**Exercise description**
Among the entries that follow, find every line with the word "neutral" and copy it.

**Data excerpts**
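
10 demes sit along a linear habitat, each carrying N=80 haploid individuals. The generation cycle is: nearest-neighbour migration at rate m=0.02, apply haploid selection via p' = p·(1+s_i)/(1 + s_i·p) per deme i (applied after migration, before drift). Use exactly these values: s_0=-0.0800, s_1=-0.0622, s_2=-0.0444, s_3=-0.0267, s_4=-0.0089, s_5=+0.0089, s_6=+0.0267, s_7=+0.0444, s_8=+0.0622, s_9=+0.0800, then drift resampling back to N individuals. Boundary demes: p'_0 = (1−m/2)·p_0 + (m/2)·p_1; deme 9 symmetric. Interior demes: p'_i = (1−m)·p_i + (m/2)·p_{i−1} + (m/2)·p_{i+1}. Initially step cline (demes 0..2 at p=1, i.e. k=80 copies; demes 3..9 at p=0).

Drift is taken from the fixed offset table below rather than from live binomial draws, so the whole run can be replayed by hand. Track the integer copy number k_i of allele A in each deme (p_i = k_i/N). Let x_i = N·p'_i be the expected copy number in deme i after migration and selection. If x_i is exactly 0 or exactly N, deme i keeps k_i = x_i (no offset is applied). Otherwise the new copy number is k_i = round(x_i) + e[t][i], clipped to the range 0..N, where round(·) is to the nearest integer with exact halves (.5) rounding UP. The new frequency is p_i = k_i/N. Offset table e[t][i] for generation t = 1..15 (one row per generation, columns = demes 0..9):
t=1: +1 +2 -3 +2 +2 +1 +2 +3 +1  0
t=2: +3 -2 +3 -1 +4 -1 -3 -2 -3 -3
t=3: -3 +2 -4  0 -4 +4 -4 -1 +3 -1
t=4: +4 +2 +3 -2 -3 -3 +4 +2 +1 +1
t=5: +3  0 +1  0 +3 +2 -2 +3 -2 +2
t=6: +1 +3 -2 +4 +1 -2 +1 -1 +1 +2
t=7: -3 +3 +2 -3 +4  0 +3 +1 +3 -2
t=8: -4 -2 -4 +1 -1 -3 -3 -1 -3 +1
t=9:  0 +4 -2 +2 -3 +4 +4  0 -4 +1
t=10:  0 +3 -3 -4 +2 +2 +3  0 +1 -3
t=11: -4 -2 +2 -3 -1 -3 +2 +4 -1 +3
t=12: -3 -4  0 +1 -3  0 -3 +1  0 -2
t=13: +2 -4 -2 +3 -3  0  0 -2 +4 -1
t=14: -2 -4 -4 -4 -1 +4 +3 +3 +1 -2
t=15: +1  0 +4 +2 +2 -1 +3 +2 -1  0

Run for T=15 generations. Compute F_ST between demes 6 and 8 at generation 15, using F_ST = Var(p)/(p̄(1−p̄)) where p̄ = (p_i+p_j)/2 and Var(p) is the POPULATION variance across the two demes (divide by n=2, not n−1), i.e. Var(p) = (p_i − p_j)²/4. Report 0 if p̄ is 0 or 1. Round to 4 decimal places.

0.0452

t=0: k=[80 80 80 0 0 0 0 0 0 0]
t=1: x=[80.0000 80.0000 79.1632 0.7788 0.0000 0.0000 0.0000 0.0000 0.0000 0.0000] k=[80 80 76 3 0 0 0 0 0 0]
t=2: x=[80.0000 79.9573 75.1054 3.6057 0.0297 0.0000 0.0000 0.0000 0.0000 0.0000] k=[80 78 78 3 4 0 0 0 0 0]
t=3: x=[79.9783 77.8921 77.1268 3.6642 3.9166 0.0404 0.0000 0.0000 0.0000 0.0000] k=[77 80 73 4 0 4 0 0 0 0]
t=4: x=[76.7821 79.8934 72.0611 4.5329 0.0793 3.9532 0.0411 0.0000 0.0000 0.0000] k=[80 80 75 3 0 1 4 0 0 0]
t=5: x=[80.0000 79.9467 74.0860 3.5959 0.0396 1.0290 4.0296 0.0418 0.0000 0.0000] k=[80 80 75 4 3 3 2 3 0 0]
t=6: x=[80.0000 79.9467 74.0964 4.5817 2.9842 3.0156 2.0725 3.0864 0.0319 0.0000] k=[80 80 72 9 4 1 3 2 1 0]
t=7: x=[80.0000 79.9147 71.0970 9.3541 3.9860 1.0592 3.0463 2.0865 1.0614 0.0108] k=[80 80 73 6 8 1 6 3 4 0]
t=8: x=[80.0000 79.9254 72.0818 6.5259 7.8465 1.1298 6.0661 3.1696 4.1828 0.0432] k=[80 78 68 8 7 0 3 2 1 1]
t=9: x=[79.9783 77.7859 67.0135 8.3847 6.8835 0.1009 3.0360 2.0865 1.0720 1.0789] k=[80 80 65 10 4 4 7 2 0 2]
t=10: x=[80.0000 79.8401 64.0273 10.2458 4.0257 4.0640 7.0884 2.1177 0.0425 2.1342] k=[80 80 61 6 6 6 10 2 1 0]
t=11: x=[80.0000 79.7974 59.9657 6.3891 5.9506 6.0897 10.1105 2.1594 1.0614 0.0108] k=[80 78 62 3 5 3 12 6 0 3]
t=12: x=[79.9783 77.7221 60.9179 3.5179 4.9186 3.1366 12.1185 6.2456 0.0956 3.1981] k=[77 74 61 5 2 3 9 7 0 1]
t=13: x=[76.7173 73.5281 59.8941 5.3923 2.0223 3.0761 9.1310 7.2307 0.0850 1.0681] k=[79 70 58 8 0 3 9 5 4 0]
t=14: x=[78.8166 69.3930 56.8807 8.2183 0.1090 3.0559 9.1106 5.2387 4.2040 0.0432] k=[77 65 53 4 0 7 12 8 5 0]
t=15: x=[76.6202 64.2016 51.8065 4.3376 0.1090 7.0367 12.1796 8.3286 5.2694 0.0540] k=[78 64 56 6 2 6 15 10 4 0]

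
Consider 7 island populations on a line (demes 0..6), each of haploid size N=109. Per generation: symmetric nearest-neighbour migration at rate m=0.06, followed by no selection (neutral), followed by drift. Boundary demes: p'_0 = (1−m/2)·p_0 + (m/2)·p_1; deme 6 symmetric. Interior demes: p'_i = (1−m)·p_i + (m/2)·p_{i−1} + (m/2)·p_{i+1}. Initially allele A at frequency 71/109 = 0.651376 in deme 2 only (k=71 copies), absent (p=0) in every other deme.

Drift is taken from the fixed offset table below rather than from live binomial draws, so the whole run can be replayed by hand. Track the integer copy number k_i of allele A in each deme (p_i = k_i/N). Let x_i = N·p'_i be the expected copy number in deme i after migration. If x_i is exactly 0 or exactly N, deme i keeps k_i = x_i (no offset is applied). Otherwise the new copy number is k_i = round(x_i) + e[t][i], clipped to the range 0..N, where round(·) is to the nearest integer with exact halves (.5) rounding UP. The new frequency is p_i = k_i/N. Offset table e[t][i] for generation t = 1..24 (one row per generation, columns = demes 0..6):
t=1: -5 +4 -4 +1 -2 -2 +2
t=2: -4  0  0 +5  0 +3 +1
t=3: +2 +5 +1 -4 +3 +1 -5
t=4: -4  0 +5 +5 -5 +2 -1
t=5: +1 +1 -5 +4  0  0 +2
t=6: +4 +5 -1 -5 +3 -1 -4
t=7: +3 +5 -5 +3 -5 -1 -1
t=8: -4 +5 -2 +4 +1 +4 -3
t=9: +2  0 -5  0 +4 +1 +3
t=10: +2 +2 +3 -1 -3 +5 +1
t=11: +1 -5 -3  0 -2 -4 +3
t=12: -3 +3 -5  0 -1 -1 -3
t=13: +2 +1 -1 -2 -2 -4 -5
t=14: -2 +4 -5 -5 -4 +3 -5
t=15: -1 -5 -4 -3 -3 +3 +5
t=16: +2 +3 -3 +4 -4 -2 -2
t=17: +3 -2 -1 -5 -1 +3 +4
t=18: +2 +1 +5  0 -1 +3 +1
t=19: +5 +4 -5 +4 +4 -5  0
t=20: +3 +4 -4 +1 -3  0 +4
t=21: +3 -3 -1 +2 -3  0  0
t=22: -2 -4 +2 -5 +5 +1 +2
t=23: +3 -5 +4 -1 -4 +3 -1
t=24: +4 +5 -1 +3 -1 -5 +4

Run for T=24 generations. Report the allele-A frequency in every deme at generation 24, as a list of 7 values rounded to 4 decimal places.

t=0: k=[0 0 71 0 0 0 0]
t=1: x=[0.0000 2.1300 66.7400 2.1300 0.0000 0.0000 0.0000] k=[0 6 63 3 0 0 0]
t=2: x=[0.1800 7.5300 59.4900 4.7100 0.0900 0.0000 0.0000] k=[0 8 59 10 0 0 0]
t=3: x=[0.2400 9.2900 56.0000 11.1700 0.3000 0.0000 0.0000] k=[2 14 57 7 3 0 0]
t=4: x=[2.3600 14.9300 54.2100 8.3800 3.0300 0.0900 0.0000] k=[0 15 59 13 0 2 0]
t=5: x=[0.4500 15.8700 56.3000 13.9900 0.4500 1.8800 0.0600] k=[1 17 51 18 0 2 2]
t=6: x=[1.4800 17.5400 48.9900 18.4500 0.6000 1.9400 2.0000] k=[5 23 48 13 4 1 0]
t=7: x=[5.5400 23.2100 46.2000 13.7800 4.1800 1.0600 0.0300] k=[9 28 41 17 0 0 0]
t=8: x=[9.5700 27.8200 39.8900 17.2100 0.5100 0.0000 0.0000] k=[6 33 38 21 2 0 0]
t=9: x=[6.8100 32.3400 37.3400 20.9400 2.5100 0.0600 0.0000] k=[9 32 32 21 7 1 0]
t=10: x=[9.6900 31.3100 31.6700 20.9100 7.2400 1.1500 0.0300] k=[12 33 35 20 4 6 1]
t=11: x=[12.6300 32.4300 34.4900 19.9700 4.5400 5.7900 1.1500] k=[14 27 31 20 3 2 4]
t=12: x=[14.3900 26.7300 30.5500 19.8200 3.4800 2.0900 3.9400] k=[11 30 26 20 2 1 1]
t=13: x=[11.5700 29.3100 25.9400 19.6400 2.5100 1.0300 1.0000] k=[14 30 25 18 1 0 0]
t=14: x=[14.4800 29.3700 24.9400 17.7000 1.4800 0.0300 0.0000] k=[12 33 20 13 0 3 0]
t=15: x=[12.6300 31.9800 20.1800 12.8200 0.4800 2.8200 0.0900] k=[12 27 16 10 0 6 5]
t=16: x=[12.4500 26.2200 16.1500 9.8800 0.4800 5.7900 5.0300] k=[14 29 13 14 0 4 3]
t=17: x=[14.4500 28.0700 13.5100 13.5500 0.5400 3.8500 3.0300] k=[17 26 13 9 0 7 7]
t=18: x=[17.2700 25.3400 13.2700 8.8500 0.4800 6.7900 7.0000] k=[19 26 18 9 0 10 8]
t=19: x=[19.2100 25.5500 17.9700 9.0000 0.5700 9.6400 8.0600] k=[24 30 13 13 5 5 8]
t=20: x=[24.1800 29.3100 13.5100 12.7600 5.2400 5.0900 7.9100] k=[27 33 10 14 2 5 12]
t=21: x=[27.1800 32.1300 10.8100 13.5200 2.4500 5.1200 11.7900] k=[30 29 10 16 0 5 12]
t=22: x=[29.9700 28.4600 10.7500 15.3400 0.6300 5.0600 11.7900] k=[28 24 13 10 6 6 14]
t=23: x=[27.8800 23.7900 13.2400 9.9700 6.1200 6.2400 13.7600] k=[31 19 17 9 2 9 13]
t=24: x=[30.6400 19.3000 16.8200 9.0300 2.4200 8.9100 12.8800] k=[35 24 16 12 1 4 17]

[0.3211, 0.2202, 0.1468, 0.1101, 0.0092, 0.0367, 0.1560]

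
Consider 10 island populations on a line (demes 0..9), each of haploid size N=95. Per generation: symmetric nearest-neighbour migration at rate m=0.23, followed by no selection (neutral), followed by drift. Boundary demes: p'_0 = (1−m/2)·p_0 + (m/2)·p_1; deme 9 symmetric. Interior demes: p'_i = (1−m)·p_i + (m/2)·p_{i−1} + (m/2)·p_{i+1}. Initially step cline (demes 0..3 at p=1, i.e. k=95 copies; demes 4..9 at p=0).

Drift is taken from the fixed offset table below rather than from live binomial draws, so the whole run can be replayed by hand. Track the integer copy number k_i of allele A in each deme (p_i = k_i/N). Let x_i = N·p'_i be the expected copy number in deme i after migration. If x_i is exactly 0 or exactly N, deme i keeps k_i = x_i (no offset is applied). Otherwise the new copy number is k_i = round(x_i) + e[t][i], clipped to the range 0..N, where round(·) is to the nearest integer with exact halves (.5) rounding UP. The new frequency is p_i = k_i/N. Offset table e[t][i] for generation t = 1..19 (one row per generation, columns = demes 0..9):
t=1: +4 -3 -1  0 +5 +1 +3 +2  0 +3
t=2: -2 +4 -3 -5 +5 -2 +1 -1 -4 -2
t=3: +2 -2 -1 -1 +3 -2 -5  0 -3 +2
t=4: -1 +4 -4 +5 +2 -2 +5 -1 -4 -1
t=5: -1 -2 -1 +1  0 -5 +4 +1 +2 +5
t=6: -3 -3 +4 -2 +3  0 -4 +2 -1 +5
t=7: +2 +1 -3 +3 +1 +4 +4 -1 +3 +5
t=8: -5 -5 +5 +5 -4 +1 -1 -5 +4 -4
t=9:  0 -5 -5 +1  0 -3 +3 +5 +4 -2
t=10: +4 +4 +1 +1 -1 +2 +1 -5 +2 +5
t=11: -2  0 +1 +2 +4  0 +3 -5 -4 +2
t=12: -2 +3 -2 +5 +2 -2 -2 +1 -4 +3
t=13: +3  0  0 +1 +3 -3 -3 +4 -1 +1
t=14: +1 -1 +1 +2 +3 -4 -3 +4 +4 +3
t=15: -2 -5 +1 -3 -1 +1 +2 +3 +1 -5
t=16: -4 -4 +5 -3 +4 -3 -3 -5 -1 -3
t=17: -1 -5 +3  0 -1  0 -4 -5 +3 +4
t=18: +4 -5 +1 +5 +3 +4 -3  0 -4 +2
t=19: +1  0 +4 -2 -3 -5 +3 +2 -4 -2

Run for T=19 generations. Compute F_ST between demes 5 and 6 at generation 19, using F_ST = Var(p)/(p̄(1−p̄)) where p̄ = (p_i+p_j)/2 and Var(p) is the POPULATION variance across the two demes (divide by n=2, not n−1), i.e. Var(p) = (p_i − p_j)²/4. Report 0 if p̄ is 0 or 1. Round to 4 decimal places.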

**Result**
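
Consider 7 island populations on a line (demes 0..6), each of haploid size N=109. Per generation: symmetric nearest-neighbour migration at rate m=0.06, followed by no selection (neutral), followed by drift. Boundary demes: p'_0 = (1−m/2)·p_0 + (m/2)·p_1; deme 6 symmetric. Interior demes: p'_i = (1−m)·p_i + (m/2)·p_{i−1} + (m/2)·p_{i+1}. Initially allele A at frequency 71/109 = 0.651376 in deme 2 only (k=71 copies), absent (p=0) in every other deme.
Consider 10 island populations on a line (demes 0..9), each of haploid size N=95. Per generation: symmetric nearest-neighbour migration at rate m=0.23, followed by no selection (neutral), followed by drift. Boundary demes: p'_0 = (1−m/2)·p_0 + (m/2)·p_1; deme 9 symmetric. Interior demes: p'_i = (1−m)·p_i + (m/2)·p_{i−1} + (m/2)·p_{i+1}. Initially step cline (demes 0..3 at p=1, i.e. k=95 copies; demes 4..9 at p=0).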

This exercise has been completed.